DATA SUPPLIED START

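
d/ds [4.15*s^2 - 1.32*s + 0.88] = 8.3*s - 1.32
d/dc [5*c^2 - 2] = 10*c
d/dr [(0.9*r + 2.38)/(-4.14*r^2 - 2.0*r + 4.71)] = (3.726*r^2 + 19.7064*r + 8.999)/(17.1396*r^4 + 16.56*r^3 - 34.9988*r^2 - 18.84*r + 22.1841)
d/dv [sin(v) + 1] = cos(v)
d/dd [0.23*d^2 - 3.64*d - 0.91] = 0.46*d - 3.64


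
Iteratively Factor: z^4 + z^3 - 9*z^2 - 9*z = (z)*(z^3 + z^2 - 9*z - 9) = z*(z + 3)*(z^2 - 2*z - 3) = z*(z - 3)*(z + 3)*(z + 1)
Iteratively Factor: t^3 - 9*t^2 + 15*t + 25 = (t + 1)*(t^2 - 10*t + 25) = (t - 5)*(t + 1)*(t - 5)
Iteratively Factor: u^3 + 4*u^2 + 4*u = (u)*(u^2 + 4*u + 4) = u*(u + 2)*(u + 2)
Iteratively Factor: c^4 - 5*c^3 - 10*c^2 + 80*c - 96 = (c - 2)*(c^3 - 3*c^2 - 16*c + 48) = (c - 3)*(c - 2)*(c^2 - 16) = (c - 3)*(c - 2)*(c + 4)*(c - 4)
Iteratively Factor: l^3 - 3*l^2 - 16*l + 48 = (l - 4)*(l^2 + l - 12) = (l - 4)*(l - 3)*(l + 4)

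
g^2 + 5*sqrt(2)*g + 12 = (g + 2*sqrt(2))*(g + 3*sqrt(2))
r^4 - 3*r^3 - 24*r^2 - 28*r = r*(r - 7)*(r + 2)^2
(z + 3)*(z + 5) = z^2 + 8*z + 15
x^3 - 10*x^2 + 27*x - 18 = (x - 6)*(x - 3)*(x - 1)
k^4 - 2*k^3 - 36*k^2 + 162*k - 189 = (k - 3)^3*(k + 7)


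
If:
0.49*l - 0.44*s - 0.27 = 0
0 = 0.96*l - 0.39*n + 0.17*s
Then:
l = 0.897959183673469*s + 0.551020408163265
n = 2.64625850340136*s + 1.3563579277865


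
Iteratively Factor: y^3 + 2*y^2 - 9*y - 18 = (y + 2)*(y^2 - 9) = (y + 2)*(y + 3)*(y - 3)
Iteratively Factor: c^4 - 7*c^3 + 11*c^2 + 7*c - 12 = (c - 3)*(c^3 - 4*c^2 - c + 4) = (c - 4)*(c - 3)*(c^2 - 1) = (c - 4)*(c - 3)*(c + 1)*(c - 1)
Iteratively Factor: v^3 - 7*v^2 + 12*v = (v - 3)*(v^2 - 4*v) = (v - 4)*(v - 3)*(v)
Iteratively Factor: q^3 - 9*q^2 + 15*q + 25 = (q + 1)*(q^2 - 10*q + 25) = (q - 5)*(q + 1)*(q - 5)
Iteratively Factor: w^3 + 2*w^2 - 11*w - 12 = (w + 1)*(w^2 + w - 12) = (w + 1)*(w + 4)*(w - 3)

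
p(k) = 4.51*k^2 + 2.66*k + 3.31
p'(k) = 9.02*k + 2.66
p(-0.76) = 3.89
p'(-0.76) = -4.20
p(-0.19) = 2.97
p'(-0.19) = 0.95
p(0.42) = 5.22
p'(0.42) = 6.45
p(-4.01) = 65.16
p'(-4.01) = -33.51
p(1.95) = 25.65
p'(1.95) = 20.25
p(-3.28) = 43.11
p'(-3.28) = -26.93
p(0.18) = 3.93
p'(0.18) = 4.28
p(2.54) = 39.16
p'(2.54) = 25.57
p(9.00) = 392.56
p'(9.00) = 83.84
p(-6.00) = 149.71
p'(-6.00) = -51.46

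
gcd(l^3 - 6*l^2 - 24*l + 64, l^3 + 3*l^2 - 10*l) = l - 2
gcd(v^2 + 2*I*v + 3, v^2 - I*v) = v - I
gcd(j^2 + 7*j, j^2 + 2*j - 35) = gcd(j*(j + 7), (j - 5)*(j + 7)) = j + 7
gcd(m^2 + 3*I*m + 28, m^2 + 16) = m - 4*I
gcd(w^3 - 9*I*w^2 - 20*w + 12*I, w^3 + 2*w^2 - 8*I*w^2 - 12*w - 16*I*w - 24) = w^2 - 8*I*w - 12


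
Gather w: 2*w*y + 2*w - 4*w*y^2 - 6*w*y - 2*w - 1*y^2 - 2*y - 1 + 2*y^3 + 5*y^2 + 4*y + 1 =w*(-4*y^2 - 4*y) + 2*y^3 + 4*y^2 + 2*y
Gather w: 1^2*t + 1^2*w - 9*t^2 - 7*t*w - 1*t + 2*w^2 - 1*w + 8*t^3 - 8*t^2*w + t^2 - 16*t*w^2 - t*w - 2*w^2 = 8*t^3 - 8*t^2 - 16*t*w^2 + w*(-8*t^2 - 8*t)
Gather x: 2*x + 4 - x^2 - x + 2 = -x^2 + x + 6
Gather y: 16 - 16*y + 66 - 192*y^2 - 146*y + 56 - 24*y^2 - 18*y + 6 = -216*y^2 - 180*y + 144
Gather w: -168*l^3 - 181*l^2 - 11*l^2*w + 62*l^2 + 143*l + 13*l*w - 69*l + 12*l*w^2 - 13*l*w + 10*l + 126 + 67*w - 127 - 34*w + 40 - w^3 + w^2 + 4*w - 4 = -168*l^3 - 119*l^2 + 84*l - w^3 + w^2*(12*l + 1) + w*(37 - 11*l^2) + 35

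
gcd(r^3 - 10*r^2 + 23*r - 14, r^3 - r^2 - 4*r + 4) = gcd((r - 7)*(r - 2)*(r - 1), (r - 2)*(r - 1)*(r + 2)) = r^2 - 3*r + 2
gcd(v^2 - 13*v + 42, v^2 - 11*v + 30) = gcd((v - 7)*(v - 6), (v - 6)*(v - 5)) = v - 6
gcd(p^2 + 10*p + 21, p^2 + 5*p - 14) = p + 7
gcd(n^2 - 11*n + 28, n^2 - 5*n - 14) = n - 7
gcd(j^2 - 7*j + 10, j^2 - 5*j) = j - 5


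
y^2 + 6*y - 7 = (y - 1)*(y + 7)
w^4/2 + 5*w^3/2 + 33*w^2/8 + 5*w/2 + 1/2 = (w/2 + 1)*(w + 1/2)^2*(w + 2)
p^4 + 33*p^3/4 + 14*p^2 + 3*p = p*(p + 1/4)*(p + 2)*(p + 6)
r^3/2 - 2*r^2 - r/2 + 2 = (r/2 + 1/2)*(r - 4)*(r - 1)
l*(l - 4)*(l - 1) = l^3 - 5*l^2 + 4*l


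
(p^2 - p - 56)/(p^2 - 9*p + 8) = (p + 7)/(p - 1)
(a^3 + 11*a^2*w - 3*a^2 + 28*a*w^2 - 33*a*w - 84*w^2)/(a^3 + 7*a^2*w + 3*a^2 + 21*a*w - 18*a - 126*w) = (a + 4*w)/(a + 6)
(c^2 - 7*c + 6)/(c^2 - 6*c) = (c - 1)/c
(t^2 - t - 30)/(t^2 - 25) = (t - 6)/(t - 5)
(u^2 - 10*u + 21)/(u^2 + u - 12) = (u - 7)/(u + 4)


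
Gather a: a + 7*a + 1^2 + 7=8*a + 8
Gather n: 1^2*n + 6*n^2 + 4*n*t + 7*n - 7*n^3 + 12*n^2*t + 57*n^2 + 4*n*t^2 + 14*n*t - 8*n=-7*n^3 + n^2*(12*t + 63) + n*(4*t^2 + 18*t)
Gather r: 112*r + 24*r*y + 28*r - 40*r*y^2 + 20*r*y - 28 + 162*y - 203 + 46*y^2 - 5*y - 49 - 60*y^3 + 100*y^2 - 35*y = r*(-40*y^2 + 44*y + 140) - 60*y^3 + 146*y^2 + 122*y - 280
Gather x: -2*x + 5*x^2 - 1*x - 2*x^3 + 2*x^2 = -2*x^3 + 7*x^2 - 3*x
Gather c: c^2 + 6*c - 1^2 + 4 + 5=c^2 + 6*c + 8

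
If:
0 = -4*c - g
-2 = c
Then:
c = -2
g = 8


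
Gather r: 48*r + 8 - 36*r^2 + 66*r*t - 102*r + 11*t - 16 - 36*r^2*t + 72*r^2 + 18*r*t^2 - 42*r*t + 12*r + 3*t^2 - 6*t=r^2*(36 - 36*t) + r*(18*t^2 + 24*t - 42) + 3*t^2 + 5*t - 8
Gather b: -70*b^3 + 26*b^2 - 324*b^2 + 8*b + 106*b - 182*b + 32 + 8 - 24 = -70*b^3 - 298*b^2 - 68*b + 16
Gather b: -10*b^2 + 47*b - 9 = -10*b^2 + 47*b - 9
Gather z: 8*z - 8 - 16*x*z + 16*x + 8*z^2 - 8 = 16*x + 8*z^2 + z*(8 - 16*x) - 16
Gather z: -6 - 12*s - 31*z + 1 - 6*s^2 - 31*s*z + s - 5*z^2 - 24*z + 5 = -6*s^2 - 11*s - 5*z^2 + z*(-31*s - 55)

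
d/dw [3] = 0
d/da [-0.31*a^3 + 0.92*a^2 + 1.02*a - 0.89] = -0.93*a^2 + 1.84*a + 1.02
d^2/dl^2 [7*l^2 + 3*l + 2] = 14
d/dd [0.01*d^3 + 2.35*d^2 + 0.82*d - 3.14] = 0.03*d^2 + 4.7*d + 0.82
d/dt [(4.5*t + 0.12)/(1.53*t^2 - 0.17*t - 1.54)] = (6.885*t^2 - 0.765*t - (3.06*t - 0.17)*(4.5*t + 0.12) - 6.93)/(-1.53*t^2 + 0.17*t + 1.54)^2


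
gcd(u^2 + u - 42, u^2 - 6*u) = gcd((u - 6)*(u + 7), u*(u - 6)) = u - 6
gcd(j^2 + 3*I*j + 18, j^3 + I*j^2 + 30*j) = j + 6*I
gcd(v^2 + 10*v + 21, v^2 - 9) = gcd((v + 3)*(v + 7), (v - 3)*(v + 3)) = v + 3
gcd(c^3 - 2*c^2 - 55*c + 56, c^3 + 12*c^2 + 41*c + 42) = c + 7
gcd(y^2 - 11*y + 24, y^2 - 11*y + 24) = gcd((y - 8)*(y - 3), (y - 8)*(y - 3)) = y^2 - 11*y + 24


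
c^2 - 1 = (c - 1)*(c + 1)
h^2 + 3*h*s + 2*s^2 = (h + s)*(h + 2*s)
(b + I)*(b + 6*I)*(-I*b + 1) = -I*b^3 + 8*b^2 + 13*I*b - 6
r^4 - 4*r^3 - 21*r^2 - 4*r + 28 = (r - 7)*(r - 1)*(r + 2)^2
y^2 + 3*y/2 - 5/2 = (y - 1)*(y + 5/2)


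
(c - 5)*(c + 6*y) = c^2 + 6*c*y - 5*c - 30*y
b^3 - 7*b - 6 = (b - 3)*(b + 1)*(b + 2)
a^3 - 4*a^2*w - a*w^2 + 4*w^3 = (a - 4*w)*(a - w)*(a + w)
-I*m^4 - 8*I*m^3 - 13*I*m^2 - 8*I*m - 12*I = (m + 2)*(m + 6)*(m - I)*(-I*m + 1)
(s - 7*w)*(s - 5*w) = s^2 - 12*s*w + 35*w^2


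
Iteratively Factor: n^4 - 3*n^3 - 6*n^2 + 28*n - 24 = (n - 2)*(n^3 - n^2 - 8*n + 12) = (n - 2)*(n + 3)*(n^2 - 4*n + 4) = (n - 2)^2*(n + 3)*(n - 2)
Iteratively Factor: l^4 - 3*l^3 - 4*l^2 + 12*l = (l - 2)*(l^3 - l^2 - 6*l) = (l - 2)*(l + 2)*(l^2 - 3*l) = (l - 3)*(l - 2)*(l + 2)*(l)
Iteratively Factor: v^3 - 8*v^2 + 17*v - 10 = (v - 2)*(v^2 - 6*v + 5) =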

DATA SUPPLIED END

- TASK REQUIREMENTS: Print, from the entries above, the line with "d/dw [3] = 0", the line with "b^3 - 7*b - 6 = (b - 3)*(b + 1)*(b + 2)" and all lines between them, exactly and with nothing else.

- TASK OUTPUT:
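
d/dw [3] = 0
d/da [-0.31*a^3 + 0.92*a^2 + 1.02*a - 0.89] = -0.93*a^2 + 1.84*a + 1.02
d^2/dl^2 [7*l^2 + 3*l + 2] = 14
d/dd [0.01*d^3 + 2.35*d^2 + 0.82*d - 3.14] = 0.03*d^2 + 4.7*d + 0.82
d/dt [(4.5*t + 0.12)/(1.53*t^2 - 0.17*t - 1.54)] = (6.885*t^2 - 0.765*t - (3.06*t - 0.17)*(4.5*t + 0.12) - 6.93)/(-1.53*t^2 + 0.17*t + 1.54)^2


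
gcd(u^2 + u - 42, u^2 - 6*u) = gcd((u - 6)*(u + 7), u*(u - 6)) = u - 6
gcd(j^2 + 3*I*j + 18, j^3 + I*j^2 + 30*j) = j + 6*I
gcd(v^2 + 10*v + 21, v^2 - 9) = gcd((v + 3)*(v + 7), (v - 3)*(v + 3)) = v + 3
gcd(c^3 - 2*c^2 - 55*c + 56, c^3 + 12*c^2 + 41*c + 42) = c + 7
gcd(y^2 - 11*y + 24, y^2 - 11*y + 24) = gcd((y - 8)*(y - 3), (y - 8)*(y - 3)) = y^2 - 11*y + 24


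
c^2 - 1 = (c - 1)*(c + 1)
h^2 + 3*h*s + 2*s^2 = (h + s)*(h + 2*s)
(b + I)*(b + 6*I)*(-I*b + 1) = -I*b^3 + 8*b^2 + 13*I*b - 6
r^4 - 4*r^3 - 21*r^2 - 4*r + 28 = (r - 7)*(r - 1)*(r + 2)^2
y^2 + 3*y/2 - 5/2 = (y - 1)*(y + 5/2)


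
(c - 5)*(c + 6*y) = c^2 + 6*c*y - 5*c - 30*y
b^3 - 7*b - 6 = (b - 3)*(b + 1)*(b + 2)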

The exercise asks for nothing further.